++++ DATA ++++

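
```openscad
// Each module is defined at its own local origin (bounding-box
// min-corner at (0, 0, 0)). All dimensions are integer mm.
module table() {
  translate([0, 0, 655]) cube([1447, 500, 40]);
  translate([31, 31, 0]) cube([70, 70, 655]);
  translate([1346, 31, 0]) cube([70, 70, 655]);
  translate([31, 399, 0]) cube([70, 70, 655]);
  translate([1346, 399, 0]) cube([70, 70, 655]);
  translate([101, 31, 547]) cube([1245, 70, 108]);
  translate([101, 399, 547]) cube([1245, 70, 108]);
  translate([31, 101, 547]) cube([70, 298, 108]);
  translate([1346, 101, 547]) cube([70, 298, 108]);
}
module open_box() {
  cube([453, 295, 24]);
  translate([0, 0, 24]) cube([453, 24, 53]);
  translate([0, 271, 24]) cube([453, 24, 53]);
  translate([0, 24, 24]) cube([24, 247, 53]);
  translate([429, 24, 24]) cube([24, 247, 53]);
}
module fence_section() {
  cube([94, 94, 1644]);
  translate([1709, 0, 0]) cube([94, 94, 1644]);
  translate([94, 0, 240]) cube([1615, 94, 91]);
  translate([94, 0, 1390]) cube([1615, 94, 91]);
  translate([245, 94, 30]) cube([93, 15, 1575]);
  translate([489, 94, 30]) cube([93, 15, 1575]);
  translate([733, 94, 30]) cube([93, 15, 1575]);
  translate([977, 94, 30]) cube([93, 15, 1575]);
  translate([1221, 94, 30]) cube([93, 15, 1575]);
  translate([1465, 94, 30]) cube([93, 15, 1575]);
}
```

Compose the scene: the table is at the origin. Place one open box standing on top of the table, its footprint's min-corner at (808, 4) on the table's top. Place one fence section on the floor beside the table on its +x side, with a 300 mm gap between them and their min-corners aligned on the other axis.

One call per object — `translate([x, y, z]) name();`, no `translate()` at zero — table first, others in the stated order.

table();
translate([808, 4, 695]) open_box();
translate([1747, 0, 0]) fence_section();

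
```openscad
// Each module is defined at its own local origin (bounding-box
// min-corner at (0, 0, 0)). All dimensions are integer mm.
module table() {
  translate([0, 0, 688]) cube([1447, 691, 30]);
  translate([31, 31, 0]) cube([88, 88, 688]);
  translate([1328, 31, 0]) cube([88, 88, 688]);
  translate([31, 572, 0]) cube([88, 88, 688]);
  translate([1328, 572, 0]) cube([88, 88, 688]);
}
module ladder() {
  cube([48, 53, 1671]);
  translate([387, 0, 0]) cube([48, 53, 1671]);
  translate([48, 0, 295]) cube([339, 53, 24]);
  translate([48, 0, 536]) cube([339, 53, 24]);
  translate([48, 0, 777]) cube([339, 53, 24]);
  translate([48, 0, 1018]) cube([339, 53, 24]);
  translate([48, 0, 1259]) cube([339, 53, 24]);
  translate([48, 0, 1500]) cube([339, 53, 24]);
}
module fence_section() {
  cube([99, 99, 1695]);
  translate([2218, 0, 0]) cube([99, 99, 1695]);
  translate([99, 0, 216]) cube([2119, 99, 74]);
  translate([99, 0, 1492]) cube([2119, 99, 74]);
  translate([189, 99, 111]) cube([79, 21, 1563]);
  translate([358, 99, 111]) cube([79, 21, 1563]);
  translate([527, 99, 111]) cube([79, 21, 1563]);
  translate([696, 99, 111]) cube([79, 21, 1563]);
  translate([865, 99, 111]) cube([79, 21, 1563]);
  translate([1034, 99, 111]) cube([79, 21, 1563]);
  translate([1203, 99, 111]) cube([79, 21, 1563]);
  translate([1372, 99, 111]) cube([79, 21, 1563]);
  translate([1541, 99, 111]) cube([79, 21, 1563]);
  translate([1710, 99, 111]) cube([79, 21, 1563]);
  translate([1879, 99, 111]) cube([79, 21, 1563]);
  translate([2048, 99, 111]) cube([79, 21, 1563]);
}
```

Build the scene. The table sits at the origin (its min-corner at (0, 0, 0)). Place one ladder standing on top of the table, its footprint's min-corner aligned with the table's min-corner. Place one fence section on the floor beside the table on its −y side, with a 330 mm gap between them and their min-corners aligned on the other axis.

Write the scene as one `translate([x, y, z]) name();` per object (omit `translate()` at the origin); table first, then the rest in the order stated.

table();
translate([0, 0, 718]) ladder();
translate([0, -450, 0]) fence_section();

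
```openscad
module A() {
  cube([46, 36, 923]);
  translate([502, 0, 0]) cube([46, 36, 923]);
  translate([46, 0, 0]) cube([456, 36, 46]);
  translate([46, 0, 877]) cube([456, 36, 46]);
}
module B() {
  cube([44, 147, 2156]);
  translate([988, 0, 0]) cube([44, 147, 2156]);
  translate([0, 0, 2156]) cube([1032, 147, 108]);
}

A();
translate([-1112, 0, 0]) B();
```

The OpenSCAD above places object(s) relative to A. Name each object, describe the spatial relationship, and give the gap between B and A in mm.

The door frame's nearest face is 80 mm from the picture frame's −x face.

A is a picture frame. B is a door frame. The door frame is on the floor beside the picture frame on its −x side. The gap between the door frame and the picture frame is 80 mm.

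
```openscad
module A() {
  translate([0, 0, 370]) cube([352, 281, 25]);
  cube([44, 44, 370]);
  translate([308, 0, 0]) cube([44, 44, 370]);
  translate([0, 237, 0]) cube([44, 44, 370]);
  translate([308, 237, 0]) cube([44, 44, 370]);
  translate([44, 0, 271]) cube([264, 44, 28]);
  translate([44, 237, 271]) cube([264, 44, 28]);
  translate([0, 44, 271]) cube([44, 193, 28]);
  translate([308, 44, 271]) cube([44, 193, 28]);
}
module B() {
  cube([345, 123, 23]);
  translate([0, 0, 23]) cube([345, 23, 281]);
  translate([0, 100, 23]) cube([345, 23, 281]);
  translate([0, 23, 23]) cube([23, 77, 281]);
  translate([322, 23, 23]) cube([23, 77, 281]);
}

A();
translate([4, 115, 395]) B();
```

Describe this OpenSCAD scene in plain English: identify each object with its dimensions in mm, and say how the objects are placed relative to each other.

A is a four-legged stool. The seat is 352×281 mm, 25 mm thick, top at z = 395 mm. It stands on four square legs, each 44×44 mm in cross-section, from z = 0 to the seat underside, each flush with a corner of the seat. Four stretchers, 44 mm wide and 28 mm tall, connect adjacent legs with their undersides at z = 271 mm, each running between the inner faces of the legs it joins and aligned with the legs' outer faces on the other axis.

B is an open storage box with external size 345×123×304 mm and wall thickness 23 mm (the base is also 23 mm thick). The base covers the whole footprint; the four walls stand on the base, with the y-facing walls full-width and the x-facing walls fitting between their inner faces.

The open box is on top of the stool.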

++++

WORK ITEM →
Copy all of the data above, character for character.

REPLY TO THE TASK →
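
```openscad
// Each module is defined at its own local origin (bounding-box
// min-corner at (0, 0, 0)). All dimensions are integer mm.
module table() {
  translate([0, 0, 655]) cube([1447, 500, 40]);
  translate([31, 31, 0]) cube([70, 70, 655]);
  translate([1346, 31, 0]) cube([70, 70, 655]);
  translate([31, 399, 0]) cube([70, 70, 655]);
  translate([1346, 399, 0]) cube([70, 70, 655]);
  translate([101, 31, 547]) cube([1245, 70, 108]);
  translate([101, 399, 547]) cube([1245, 70, 108]);
  translate([31, 101, 547]) cube([70, 298, 108]);
  translate([1346, 101, 547]) cube([70, 298, 108]);
}
module open_box() {
  cube([453, 295, 24]);
  translate([0, 0, 24]) cube([453, 24, 53]);
  translate([0, 271, 24]) cube([453, 24, 53]);
  translate([0, 24, 24]) cube([24, 247, 53]);
  translate([429, 24, 24]) cube([24, 247, 53]);
}
module fence_section() {
  cube([94, 94, 1644]);
  translate([1709, 0, 0]) cube([94, 94, 1644]);
  translate([94, 0, 240]) cube([1615, 94, 91]);
  translate([94, 0, 1390]) cube([1615, 94, 91]);
  translate([245, 94, 30]) cube([93, 15, 1575]);
  translate([489, 94, 30]) cube([93, 15, 1575]);
  translate([733, 94, 30]) cube([93, 15, 1575]);
  translate([977, 94, 30]) cube([93, 15, 1575]);
  translate([1221, 94, 30]) cube([93, 15, 1575]);
  translate([1465, 94, 30]) cube([93, 15, 1575]);
}
```

Compose the scene: the table is at the origin. Place one open box standing on top of the table, its footprint's min-corner at (808, 4) on the table's top. Place one fence section on the floor beside the table on its +x side, with a 300 mm gap between them and their min-corners aligned on the other axis.

One call per object — `translate([x, y, z]) name();`, no `translate()` at zero — table first, others in the stated order.

table();
translate([808, 4, 695]) open_box();
translate([1747, 0, 0]) fence_section();

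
```openscad
// Each module is defined at its own local origin (bounding-box
// min-corner at (0, 0, 0)). All dimensions are integer mm.
module table() {
  translate([0, 0, 688]) cube([1447, 691, 30]);
  translate([31, 31, 0]) cube([88, 88, 688]);
  translate([1328, 31, 0]) cube([88, 88, 688]);
  translate([31, 572, 0]) cube([88, 88, 688]);
  translate([1328, 572, 0]) cube([88, 88, 688]);
}
module ladder() {
  cube([48, 53, 1671]);
  translate([387, 0, 0]) cube([48, 53, 1671]);
  translate([48, 0, 295]) cube([339, 53, 24]);
  translate([48, 0, 536]) cube([339, 53, 24]);
  translate([48, 0, 777]) cube([339, 53, 24]);
  translate([48, 0, 1018]) cube([339, 53, 24]);
  translate([48, 0, 1259]) cube([339, 53, 24]);
  translate([48, 0, 1500]) cube([339, 53, 24]);
}
module fence_section() {
  cube([99, 99, 1695]);
  translate([2218, 0, 0]) cube([99, 99, 1695]);
  translate([99, 0, 216]) cube([2119, 99, 74]);
  translate([99, 0, 1492]) cube([2119, 99, 74]);
  translate([189, 99, 111]) cube([79, 21, 1563]);
  translate([358, 99, 111]) cube([79, 21, 1563]);
  translate([527, 99, 111]) cube([79, 21, 1563]);
  translate([696, 99, 111]) cube([79, 21, 1563]);
  translate([865, 99, 111]) cube([79, 21, 1563]);
  translate([1034, 99, 111]) cube([79, 21, 1563]);
  translate([1203, 99, 111]) cube([79, 21, 1563]);
  translate([1372, 99, 111]) cube([79, 21, 1563]);
  translate([1541, 99, 111]) cube([79, 21, 1563]);
  translate([1710, 99, 111]) cube([79, 21, 1563]);
  translate([1879, 99, 111]) cube([79, 21, 1563]);
  translate([2048, 99, 111]) cube([79, 21, 1563]);
}
```

Build the scene. The table sits at the origin (its min-corner at (0, 0, 0)). Place one ladder standing on top of the table, its footprint's min-corner aligned with the table's min-corner. Place one fence section on the floor beside the table on its −y side, with a 330 mm gap between them and their min-corners aligned on the other axis.

Write the scene as one `translate([x, y, z]) name();` per object (omit `translate()` at the origin); table first, then the rest in the order stated.

table();
translate([0, 0, 718]) ladder();
translate([0, -450, 0]) fence_section();

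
```openscad
module A() {
  cube([46, 36, 923]);
  translate([502, 0, 0]) cube([46, 36, 923]);
  translate([46, 0, 0]) cube([456, 36, 46]);
  translate([46, 0, 877]) cube([456, 36, 46]);
}
module B() {
  cube([44, 147, 2156]);
  translate([988, 0, 0]) cube([44, 147, 2156]);
  translate([0, 0, 2156]) cube([1032, 147, 108]);
}

A();
translate([-1112, 0, 0]) B();
```

The OpenSCAD above places object(s) relative to A. Name each object, describe the spatial relationship, and give the gap between B and A in mm.

The door frame's nearest face is 80 mm from the picture frame's −x face.

A is a picture frame. B is a door frame. The door frame is on the floor beside the picture frame on its −x side. The gap between the door frame and the picture frame is 80 mm.

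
```openscad
module A() {
  translate([0, 0, 370]) cube([352, 281, 25]);
  cube([44, 44, 370]);
  translate([308, 0, 0]) cube([44, 44, 370]);
  translate([0, 237, 0]) cube([44, 44, 370]);
  translate([308, 237, 0]) cube([44, 44, 370]);
  translate([44, 0, 271]) cube([264, 44, 28]);
  translate([44, 237, 271]) cube([264, 44, 28]);
  translate([0, 44, 271]) cube([44, 193, 28]);
  translate([308, 44, 271]) cube([44, 193, 28]);
}
module B() {
  cube([345, 123, 23]);
  translate([0, 0, 23]) cube([345, 23, 281]);
  translate([0, 100, 23]) cube([345, 23, 281]);
  translate([0, 23, 23]) cube([23, 77, 281]);
  translate([322, 23, 23]) cube([23, 77, 281]);
}

A();
translate([4, 115, 395]) B();
```

Describe this OpenSCAD scene in plain English: identify each object with its dimensions in mm, and say how the objects are placed relative to each other.

A is a four-legged stool. The seat is 352×281 mm, 25 mm thick, top at z = 395 mm. It stands on four square legs, each 44×44 mm in cross-section, from z = 0 to the seat underside, each flush with a corner of the seat. Four stretchers, 44 mm wide and 28 mm tall, connect adjacent legs with their undersides at z = 271 mm, each running between the inner faces of the legs it joins and aligned with the legs' outer faces on the other axis.

B is an open storage box with external size 345×123×304 mm and wall thickness 23 mm (the base is also 23 mm thick). The base covers the whole footprint; the four walls stand on the base, with the y-facing walls full-width and the x-facing walls fitting between their inner faces.

The open box is on top of the stool.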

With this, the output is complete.